* [PROMPT]: Once you have read the records below, restate them word for word.

◆ ◆ ◆

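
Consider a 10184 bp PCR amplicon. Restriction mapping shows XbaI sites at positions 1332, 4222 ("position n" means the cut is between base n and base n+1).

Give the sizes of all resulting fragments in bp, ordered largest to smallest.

5962, 2890, 1332 bp

Linear molecule, 2 cuts → 3 fragments:
  1332 − 0 = 1332 bp
  4222 − 1332 = 2890 bp
  10184 − 4222 = 5962 bp
Sorted largest to smallest: 5962, 2890, 1332 bp.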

◆ ◆ ◆

* [TASK ANSWER]:
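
Consider a 10184 bp PCR amplicon. Restriction mapping shows XbaI sites at positions 1332, 4222 ("position n" means the cut is between base n and base n+1).

Give the sizes of all resulting fragments in bp, ordered largest to smallest.

5962, 2890, 1332 bp

Linear molecule, 2 cuts → 3 fragments:
  1332 − 0 = 1332 bp
  4222 − 1332 = 2890 bp
  10184 − 4222 = 5962 bp
Sorted largest to smallest: 5962, 2890, 1332 bp.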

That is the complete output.